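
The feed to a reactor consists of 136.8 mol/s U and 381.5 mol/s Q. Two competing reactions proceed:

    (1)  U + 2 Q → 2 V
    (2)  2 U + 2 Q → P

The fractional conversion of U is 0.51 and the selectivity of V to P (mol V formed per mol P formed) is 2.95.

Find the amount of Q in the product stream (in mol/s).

282 mol/s

Conversion of U: U consumed = 0.51 × 136.8 = 69.77 mol/s = 1ξ₁ + 2ξ₂.
Selectivity: 2ξ₁ / (1ξ₂) = 2.95 → ξ₁ = 1.475 ξ₂.
Substitute: (1·1.475 + 2) ξ₂ = 69.77 → ξ₂ = 20.08 mol/s, ξ₁ = 29.61 mol/s.
Outlet amounts (n = n₀ + Σ ν·ξ):
  U: 136.8 − 1(29.61) − 2(20.08) = 67.03
  Q: 381.5 − 2(29.61) − 2(20.08) = 282.1
  V: 0 + 2(29.61) = 59.23
  P: 0 + 1(20.08) = 20.08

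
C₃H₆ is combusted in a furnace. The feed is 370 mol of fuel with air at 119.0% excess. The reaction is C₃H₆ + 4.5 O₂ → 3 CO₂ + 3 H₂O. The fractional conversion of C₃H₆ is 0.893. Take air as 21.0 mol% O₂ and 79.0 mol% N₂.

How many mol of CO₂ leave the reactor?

991 mol

Stoichiometric O₂ = 4.5 × 370 = 1665 mol; O₂ fed = 1665 × 2.190 = 3646 mol.
N₂ fed = 3646 × 79/21 = 13720 mol.
Fuel reacted = 0.893 × 370 → ξ = 330.4 mol.
Outlet (n = n₀ + ν ξ):
  C₃H₆: 370 − 1(330.4) = 39.59
  O₂: 3646 − 4.5(330.4) = 2160
  N₂: 13720 (inert)
  CO₂: 0 + 3(330.4) = 991.2
  H₂O: 0 + 3(330.4) = 991.2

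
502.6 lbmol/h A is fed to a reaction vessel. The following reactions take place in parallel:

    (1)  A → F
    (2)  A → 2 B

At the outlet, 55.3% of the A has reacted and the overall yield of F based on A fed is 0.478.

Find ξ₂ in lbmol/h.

ξ₂ = 37.7 lbmol/h

Yield of F: 1ξ₁ / 502.6 = 0.478 → ξ₁ = 240.2 lbmol/h.
Conversion of A: 1ξ₁ + 1ξ₂ = 0.553 × 502.6 = 277.9 → ξ₂ = 37.7 lbmol/h.
Outlet amounts (n = n₀ + Σ ν·ξ):
  A: 502.6 − 1(240.2) − 1(37.7) = 224.7
  F: 0 + 1(240.2) = 240.2
  B: 0 + 2(37.7) = 75.39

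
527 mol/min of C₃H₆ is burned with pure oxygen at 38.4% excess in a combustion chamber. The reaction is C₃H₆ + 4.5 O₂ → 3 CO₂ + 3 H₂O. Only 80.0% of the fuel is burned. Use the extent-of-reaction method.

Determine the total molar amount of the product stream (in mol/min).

4020 mol/min

Stoichiometric O₂ = 4.5 × 527 = 2372 mol/min; O₂ fed = 2372 × 1.384 = 3282 mol/min.
Fuel reacted = 0.8 × 527 → ξ = 421.6 mol/min.
Outlet (n = n₀ + ν ξ):
  C₃H₆: 527 − 1(421.6) = 105.4
  O₂: 3282 − 4.5(421.6) = 1385
  CO₂: 0 + 3(421.6) = 1265
  H₂O: 0 + 3(421.6) = 1265
Total out = 105.4 + 1385 + 1265 + 1265 = 4020 mol/min.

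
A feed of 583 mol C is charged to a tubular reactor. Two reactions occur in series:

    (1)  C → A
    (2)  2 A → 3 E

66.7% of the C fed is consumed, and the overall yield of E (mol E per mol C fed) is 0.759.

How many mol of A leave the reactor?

Conversion of C: C consumed = 1ξ₁ = 0.667 × 583 → ξ₁ = 388.9 mol.
Yield of E: 3ξ₂ / 583 = 0.759 → ξ₂ = 147.5 mol.
Outlet amounts (n = n₀ + Σ ν·ξ):
  C: 583 − 1(388.9) = 194.1
  A: 0 + 1(388.9) − 2(147.5) = 93.86
  E: 0 + 3(147.5) = 442.5

93.9 mol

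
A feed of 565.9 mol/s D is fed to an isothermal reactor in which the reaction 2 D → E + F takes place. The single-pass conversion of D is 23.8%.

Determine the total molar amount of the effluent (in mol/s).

D reacted = 0.238 × 565.9 = 134.7 mol/s; ν_D = −2, so ξ = 134.7/2 = 67.34 mol/s.
Outlet amounts (n = n₀ + ν ξ):
  D: 565.9 − 2(67.34) = 431.2
  E: 0 + 1(67.34) = 67.34
  F: 0 + 1(67.34) = 67.34
Total out = 431.2 + 67.34 + 67.34 = 565.9 mol/s.

566 mol/s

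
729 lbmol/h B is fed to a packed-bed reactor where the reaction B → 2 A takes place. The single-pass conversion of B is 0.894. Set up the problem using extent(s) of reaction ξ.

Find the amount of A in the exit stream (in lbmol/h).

B reacted = 0.894 × 729 = 651.7 lbmol/h; ν_B = −1, so ξ = 651.7/1 = 651.7 lbmol/h.
Outlet amounts (n = n₀ + ν ξ):
  B: 729 − 1(651.7) = 77.27
  A: 0 + 2(651.7) = 1303

1300 lbmol/h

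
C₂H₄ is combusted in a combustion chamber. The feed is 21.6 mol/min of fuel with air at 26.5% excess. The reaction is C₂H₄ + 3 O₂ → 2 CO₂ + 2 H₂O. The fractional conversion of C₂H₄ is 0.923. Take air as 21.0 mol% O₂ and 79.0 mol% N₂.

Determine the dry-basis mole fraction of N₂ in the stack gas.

Stoichiometric O₂ = 3 × 21.6 = 64.8 mol/min; O₂ fed = 64.8 × 1.265 = 81.97 mol/min.
N₂ fed = 81.97 × 79/21 = 308.4 mol/min.
Fuel reacted = 0.923 × 21.6 → ξ = 19.94 mol/min.
Outlet (n = n₀ + ν ξ):
  C₂H₄: 21.6 − 1(19.94) = 1.663
  O₂: 81.97 − 3(19.94) = 22.16
  N₂: 308.4 (inert)
  CO₂: 0 + 2(19.94) = 39.87
  H₂O: 0 + 2(19.94) = 39.87
Dry total = 372.1 mol/min; y_N₂ (dry) = 308.4 / 372.1 = 0.8288.

0.829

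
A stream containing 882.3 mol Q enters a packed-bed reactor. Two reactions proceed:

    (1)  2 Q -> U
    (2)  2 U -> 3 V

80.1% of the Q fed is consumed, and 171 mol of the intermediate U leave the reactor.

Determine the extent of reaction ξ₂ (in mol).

Conversion of Q: Q consumed = 2ξ₁ = 0.801 × 882.3 → ξ₁ = 353.4 mol.
U balance: n_U = 0 + 1ξ₁ − 2ξ₂ = 171 → ξ₂ = (1·353.4 − 171)/2 = 91.18 mol.
Outlet amounts (n = n₀ + Σ ν·ξ):
  Q: 882.3 − 2(353.4) = 175.6
  U: 0 + 1(353.4) − 2(91.18) = 171
  V: 0 + 3(91.18) = 273.5

ξ₂ = 91.2 mol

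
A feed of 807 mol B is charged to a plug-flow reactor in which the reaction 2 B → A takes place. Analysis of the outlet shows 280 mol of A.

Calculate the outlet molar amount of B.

For A: n = n₀ + 1ξ → 280 = 0 + 1ξ, giving ξ = 280 mol.
Outlet amounts (n = n₀ + ν ξ):
  B: 807 − 2(280) = 247
  A: 0 + 1(280) = 280

247 mol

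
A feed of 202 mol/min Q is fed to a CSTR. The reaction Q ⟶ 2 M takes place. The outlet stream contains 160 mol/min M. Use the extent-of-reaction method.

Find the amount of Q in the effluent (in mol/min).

122 mol/min

For M: n = n₀ + 2ξ → 160 = 0 + 2ξ, giving ξ = 80 mol/min.
Outlet amounts (n = n₀ + ν ξ):
  Q: 202 − 1(80) = 122
  M: 0 + 2(80) = 160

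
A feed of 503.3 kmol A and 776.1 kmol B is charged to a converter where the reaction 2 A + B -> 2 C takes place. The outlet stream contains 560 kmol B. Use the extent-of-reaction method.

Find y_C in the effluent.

For B: n = n₀ − 1ξ → 560 = 776.1 − 1ξ, giving ξ = 216.1 kmol.
Outlet amounts (n = n₀ + ν ξ):
  A: 503.3 − 2(216.1) = 71.1
  B: 776.1 − 1(216.1) = 560
  C: 0 + 2(216.1) = 432.2
Total out = 1063 kmol; y_C = 432.2 / 1063 = 0.4065.

0.406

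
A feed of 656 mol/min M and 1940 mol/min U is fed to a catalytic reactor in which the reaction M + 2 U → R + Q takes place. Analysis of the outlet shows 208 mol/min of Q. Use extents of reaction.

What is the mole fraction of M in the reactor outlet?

0.188

For Q: n = n₀ + 1ξ → 208 = 0 + 1ξ, giving ξ = 208 mol/min.
Outlet amounts (n = n₀ + ν ξ):
  M: 656 − 1(208) = 448
  U: 1940 − 2(208) = 1524
  R: 0 + 1(208) = 208
  Q: 0 + 1(208) = 208
Total out = 2388 mol/min; y_M = 448 / 2388 = 0.1876.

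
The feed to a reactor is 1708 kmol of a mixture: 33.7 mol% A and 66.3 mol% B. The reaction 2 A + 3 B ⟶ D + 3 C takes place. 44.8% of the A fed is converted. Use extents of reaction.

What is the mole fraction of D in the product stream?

0.0817

A reacted = 0.448 × 575.6 = 257.9 kmol; ν_A = −2, so ξ = 257.9/2 = 128.9 kmol.
Outlet amounts (n = n₀ + ν ξ):
  A: 575.6 − 2(128.9) = 317.7
  B: 1132 − 3(128.9) = 745.6
  D: 0 + 1(128.9) = 128.9
  C: 0 + 3(128.9) = 386.8
Total out = 1579 kmol; y_D = 128.9 / 1579 = 0.08165.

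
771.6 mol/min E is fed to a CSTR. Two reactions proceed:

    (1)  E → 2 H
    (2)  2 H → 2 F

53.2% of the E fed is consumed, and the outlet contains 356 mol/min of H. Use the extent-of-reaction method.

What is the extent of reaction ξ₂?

ξ₂ = 232 mol/min

Conversion of E: E consumed = 1ξ₁ = 0.532 × 771.6 → ξ₁ = 410.5 mol/min.
H balance: n_H = 0 + 2ξ₁ − 2ξ₂ = 356 → ξ₂ = (2·410.5 − 356)/2 = 232.5 mol/min.
Outlet amounts (n = n₀ + Σ ν·ξ):
  E: 771.6 − 1(410.5) = 361.1
  H: 0 + 2(410.5) − 2(232.5) = 356
  F: 0 + 2(232.5) = 465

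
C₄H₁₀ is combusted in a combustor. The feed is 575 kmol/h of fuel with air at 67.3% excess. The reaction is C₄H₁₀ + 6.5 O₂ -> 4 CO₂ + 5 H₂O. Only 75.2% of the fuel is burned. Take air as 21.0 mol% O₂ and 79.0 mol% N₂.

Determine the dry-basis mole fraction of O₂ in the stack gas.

Stoichiometric O₂ = 6.5 × 575 = 3738 kmol/h; O₂ fed = 3738 × 1.673 = 6253 kmol/h.
N₂ fed = 6253 × 79/21 = 23520 kmol/h.
Fuel reacted = 0.752 × 575 → ξ = 432.4 kmol/h.
Outlet (n = n₀ + ν ξ):
  C₄H₁₀: 575 − 1(432.4) = 142.6
  O₂: 6253 − 6.5(432.4) = 3442
  N₂: 23520 (inert)
  CO₂: 0 + 4(432.4) = 1730
  H₂O: 0 + 5(432.4) = 2162
Dry total = 28840 kmol/h; y_O₂ (dry) = 3442 / 28840 = 0.1194.

0.119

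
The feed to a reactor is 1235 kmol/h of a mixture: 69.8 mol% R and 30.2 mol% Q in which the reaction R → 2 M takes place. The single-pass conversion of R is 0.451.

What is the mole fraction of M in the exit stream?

0.479

R reacted = 0.451 × 862 = 388.8 kmol/h; ν_R = −1, so ξ = 388.8/1 = 388.8 kmol/h.
Outlet amounts (n = n₀ + ν ξ):
  R: 862 − 1(388.8) = 473.3
  M: 0 + 2(388.8) = 777.6
  Q: 373 (inert)
Total out = 1624 kmol/h; y_M = 777.6 / 1624 = 0.4789.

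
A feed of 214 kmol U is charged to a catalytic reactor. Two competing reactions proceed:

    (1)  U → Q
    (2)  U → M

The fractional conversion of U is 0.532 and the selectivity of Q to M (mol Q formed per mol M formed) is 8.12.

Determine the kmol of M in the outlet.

Conversion of U: U consumed = 0.532 × 214 = 113.8 kmol = 1ξ₁ + 1ξ₂.
Selectivity: 1ξ₁ / (1ξ₂) = 8.12 → ξ₁ = 8.12 ξ₂.
Substitute: (1·8.12 + 1) ξ₂ = 113.8 → ξ₂ = 12.48 kmol, ξ₁ = 101.4 kmol.
Outlet amounts (n = n₀ + Σ ν·ξ):
  U: 214 − 1(101.4) − 1(12.48) = 100.2
  Q: 0 + 1(101.4) = 101.4
  M: 0 + 1(12.48) = 12.48

12.5 kmol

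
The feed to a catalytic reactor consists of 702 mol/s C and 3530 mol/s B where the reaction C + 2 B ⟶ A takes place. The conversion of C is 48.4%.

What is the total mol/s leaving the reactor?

3550 mol/s

C reacted = 0.484 × 702 = 339.8 mol/s; ν_C = −1, so ξ = 339.8/1 = 339.8 mol/s.
Outlet amounts (n = n₀ + ν ξ):
  C: 702 − 1(339.8) = 362.2
  B: 3530 − 2(339.8) = 2850
  A: 0 + 1(339.8) = 339.8
Total out = 362.2 + 2850 + 339.8 = 3552 mol/s.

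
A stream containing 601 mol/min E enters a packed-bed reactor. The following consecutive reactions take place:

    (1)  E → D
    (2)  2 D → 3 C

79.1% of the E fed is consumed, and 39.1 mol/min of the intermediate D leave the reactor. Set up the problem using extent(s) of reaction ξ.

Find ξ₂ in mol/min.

Conversion of E: E consumed = 1ξ₁ = 0.791 × 601 → ξ₁ = 475.4 mol/min.
D balance: n_D = 0 + 1ξ₁ − 2ξ₂ = 39.1 → ξ₂ = (1·475.4 − 39.1)/2 = 218.1 mol/min.
Outlet amounts (n = n₀ + Σ ν·ξ):
  E: 601 − 1(475.4) = 125.6
  D: 0 + 1(475.4) − 2(218.1) = 39.1
  C: 0 + 3(218.1) = 654.4

ξ₂ = 218 mol/min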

[Task objective]:
Tell how many lines in the material above have the string "method", using only the number.

[Solved exercise]:
4